╭──
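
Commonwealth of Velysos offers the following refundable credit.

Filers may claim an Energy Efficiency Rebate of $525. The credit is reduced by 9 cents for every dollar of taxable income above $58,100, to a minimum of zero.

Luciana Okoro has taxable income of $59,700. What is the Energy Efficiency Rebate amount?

$381

Energy Efficiency Rebate: 9% of the $1,600 excess over $58,100 is $144; credit = $525 − $144 = $381.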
╰──
§ ACTIVITY:
Give every entry again, exactly as it reads.

§ ANSWER TO THIS PROBLEM:
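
Commonwealth of Velysos offers the following refundable credit.

Filers may claim an Energy Efficiency Rebate of $525. The credit is reduced by 9 cents for every dollar of taxable income above $58,100, to a minimum of zero.

Luciana Okoro has taxable income of $59,700. What is the Energy Efficiency Rebate amount?

$381

Energy Efficiency Rebate: 9% of the $1,600 excess over $58,100 is $144; credit = $525 − $144 = $381.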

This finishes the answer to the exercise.